Required work: The expected output is a verbatim reprint of the lines from the beginning of the data that follows through the line that contains "Answer: -2629/56 ≈ -46.946".

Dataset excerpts
^^^^^^^^

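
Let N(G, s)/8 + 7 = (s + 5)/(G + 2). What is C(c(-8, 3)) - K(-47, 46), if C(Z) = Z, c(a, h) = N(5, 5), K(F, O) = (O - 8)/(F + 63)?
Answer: -2629/56 ≈ -46.946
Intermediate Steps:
N(G, s) = -56 + 8*(5 + s)/(2 + G) (N(G, s) = -56 + 8*((s + 5)/(G + 2)) = -56 + 8*((5 + s)/(2 + G)) = -56 + 8*(5 + s)/(2 + G))
K(F, O) = (-8 + O)/(63 + F)
c(a, h) = -312/7 (c(a, h) = 8*(-9 + 5 - 7*5)/(2 + 5) = 8*(-9 + 5 - 35)/7 = 8*(⅐)*(-39) = -312/7)
C(c(-8, 3)) - K(-47, 46) = -312/7 - (-8 + 46)/(63 - 47) = -312/7 - 38/16 = -312/7 - 1*19/8 = -312/7 - 19/8 = -2629/56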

^^^^^^^^

Exercise solution:
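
Let N(G, s)/8 + 7 = (s + 5)/(G + 2). What is C(c(-8, 3)) - K(-47, 46), if C(Z) = Z, c(a, h) = N(5, 5), K(F, O) = (O - 8)/(F + 63)?
Answer: -2629/56 ≈ -46.946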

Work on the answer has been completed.